Try it >> Each record that follows is to be reproduced verbatim.

+ + + + + + +

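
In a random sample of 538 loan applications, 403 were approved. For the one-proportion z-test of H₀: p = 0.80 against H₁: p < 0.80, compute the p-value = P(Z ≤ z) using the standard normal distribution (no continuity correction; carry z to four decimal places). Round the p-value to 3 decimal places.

p̂ = 403/538 = 0.74907.
SE₀ = √(0.80·0.20/538) = 0.017245.
z = (p̂ − p₀)/SE = (403/538 − 0.80)/0.017245 ≈ -2.9532.
p-value = P(Z ≤ z) with z = -2.9532 → 0.002.

p-value = 0.002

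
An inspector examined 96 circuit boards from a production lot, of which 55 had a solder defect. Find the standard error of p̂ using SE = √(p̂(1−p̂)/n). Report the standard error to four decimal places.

p̂ = 55/96 = 0.57292.
p̂(1−p̂) = 0.244683.
SE = √(0.244683/96) = √0.002548781 = 0.0505.

SE = 0.0505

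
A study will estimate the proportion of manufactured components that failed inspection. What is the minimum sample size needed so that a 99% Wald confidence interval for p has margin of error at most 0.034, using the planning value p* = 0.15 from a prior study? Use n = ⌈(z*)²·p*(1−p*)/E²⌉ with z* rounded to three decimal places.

n = 732

The 99% critical value is z* = 2.576.
p*(1−p*) = 0.15·0.85 = 0.1275.
Required n before rounding: 6.635776 × 0.1275 / 0.034² = 731.887.
Rounding up, n = 732.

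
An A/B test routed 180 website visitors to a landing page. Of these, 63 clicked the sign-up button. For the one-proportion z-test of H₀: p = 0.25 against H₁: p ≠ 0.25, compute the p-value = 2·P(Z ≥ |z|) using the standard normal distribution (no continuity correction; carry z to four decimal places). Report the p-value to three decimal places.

p̂ = 63/180 = 0.35000.
Under H₀, SE = √(p₀(1−p₀)/n) = √(0.25·0.75/180) = √0.001041667 = 0.032275.
Test statistic (full precision, shown to 4 dp): z = (63/180 − 0.25)/SE₀ ≈ 3.0984.
From the standard normal, 2·P(Z ≥ |z|) = 0.002.

p-value = 0.002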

+ + + + + + +

Solution to this exercise >>
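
In a random sample of 538 loan applications, 403 were approved. For the one-proportion z-test of H₀: p = 0.80 against H₁: p < 0.80, compute the p-value = P(Z ≤ z) using the standard normal distribution (no continuity correction; carry z to four decimal places). Round the p-value to 3 decimal places.

p̂ = 403/538 = 0.74907.
SE₀ = √(0.80·0.20/538) = 0.017245.
z = (p̂ − p₀)/SE = (403/538 − 0.80)/0.017245 ≈ -2.9532.
p-value = P(Z ≤ z) with z = -2.9532 → 0.002.

p-value = 0.002

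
An inspector examined 96 circuit boards from a production lot, of which 55 had a solder defect. Find the standard error of p̂ using SE = √(p̂(1−p̂)/n). Report the standard error to four decimal places.

p̂ = 55/96 = 0.57292.
p̂(1−p̂) = 0.244683.
SE = √(0.244683/96) = √0.002548781 = 0.0505.

SE = 0.0505

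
A study will estimate the proportion of manufactured components that failed inspection. What is the minimum sample size needed so that a 99% Wald confidence interval for p has margin of error at most 0.034, using the planning value p* = 0.15 from a prior study? Use n = ⌈(z*)²·p*(1−p*)/E²⌉ with z* rounded to three decimal places.

n = 732

The 99% critical value is z* = 2.576.
p*(1−p*) = 0.15·0.85 = 0.1275.
Required n before rounding: 6.635776 × 0.1275 / 0.034² = 731.887.
Rounding up, n = 732.

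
An A/B test routed 180 website visitors to a landing page. Of these, 63 clicked the sign-up button. For the one-proportion z-test of H₀: p = 0.25 against H₁: p ≠ 0.25, compute the p-value = 2·P(Z ≥ |z|) using the standard normal distribution (no continuity correction; carry z to four decimal places). Report the p-value to three decimal places.

p̂ = 63/180 = 0.35000.
Under H₀, SE = √(p₀(1−p₀)/n) = √(0.25·0.75/180) = √0.001041667 = 0.032275.
Test statistic (full precision, shown to 4 dp): z = (63/180 − 0.25)/SE₀ ≈ 3.0984.
From the standard normal, 2·P(Z ≥ |z|) = 0.002.

p-value = 0.002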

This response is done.